→ **Work instructions**
From the records below, extract only the lines running from the line with "Row and Column play a zero-sum matrix game." to the line with "If the row strategy", both lines included, reproducing them exactly.

→ **Data for review**
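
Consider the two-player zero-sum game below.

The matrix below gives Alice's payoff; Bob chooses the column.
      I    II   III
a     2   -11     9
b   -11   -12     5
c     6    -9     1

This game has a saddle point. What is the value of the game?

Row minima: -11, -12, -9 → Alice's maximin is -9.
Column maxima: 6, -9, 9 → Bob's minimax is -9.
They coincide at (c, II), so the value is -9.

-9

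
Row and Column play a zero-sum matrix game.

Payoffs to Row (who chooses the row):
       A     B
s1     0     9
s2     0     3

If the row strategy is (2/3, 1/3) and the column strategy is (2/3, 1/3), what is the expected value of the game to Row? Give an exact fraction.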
--
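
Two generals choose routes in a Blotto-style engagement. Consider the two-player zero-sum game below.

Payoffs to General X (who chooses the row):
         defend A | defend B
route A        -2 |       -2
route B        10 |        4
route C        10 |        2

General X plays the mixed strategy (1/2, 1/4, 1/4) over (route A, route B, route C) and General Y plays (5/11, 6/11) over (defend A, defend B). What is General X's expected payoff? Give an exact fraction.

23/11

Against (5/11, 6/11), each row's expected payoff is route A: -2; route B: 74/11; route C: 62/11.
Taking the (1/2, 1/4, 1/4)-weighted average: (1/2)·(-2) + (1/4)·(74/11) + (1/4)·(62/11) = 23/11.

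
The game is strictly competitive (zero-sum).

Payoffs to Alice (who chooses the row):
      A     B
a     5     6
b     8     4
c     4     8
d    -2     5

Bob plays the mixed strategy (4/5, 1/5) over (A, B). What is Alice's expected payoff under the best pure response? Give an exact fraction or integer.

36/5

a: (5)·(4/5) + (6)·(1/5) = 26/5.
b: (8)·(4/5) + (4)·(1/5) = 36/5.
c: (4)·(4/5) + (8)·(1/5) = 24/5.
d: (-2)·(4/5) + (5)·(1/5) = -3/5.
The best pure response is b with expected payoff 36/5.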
==
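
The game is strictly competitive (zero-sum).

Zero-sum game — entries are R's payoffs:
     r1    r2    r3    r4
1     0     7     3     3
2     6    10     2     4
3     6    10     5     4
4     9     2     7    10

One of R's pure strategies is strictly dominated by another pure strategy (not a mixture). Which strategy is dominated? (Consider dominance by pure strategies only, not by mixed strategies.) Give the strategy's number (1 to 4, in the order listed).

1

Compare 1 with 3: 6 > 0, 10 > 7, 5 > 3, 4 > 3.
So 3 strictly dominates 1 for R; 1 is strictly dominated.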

→ **Written response**
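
Row and Column play a zero-sum matrix game.

Payoffs to Row (who chooses the row):
       A     B
s1     0     9
s2     0     3

If the row strategy is (2/3, 1/3) and the column strategy is (2/3, 1/3), what is the expected value of the game to Row? Give an exact fraction.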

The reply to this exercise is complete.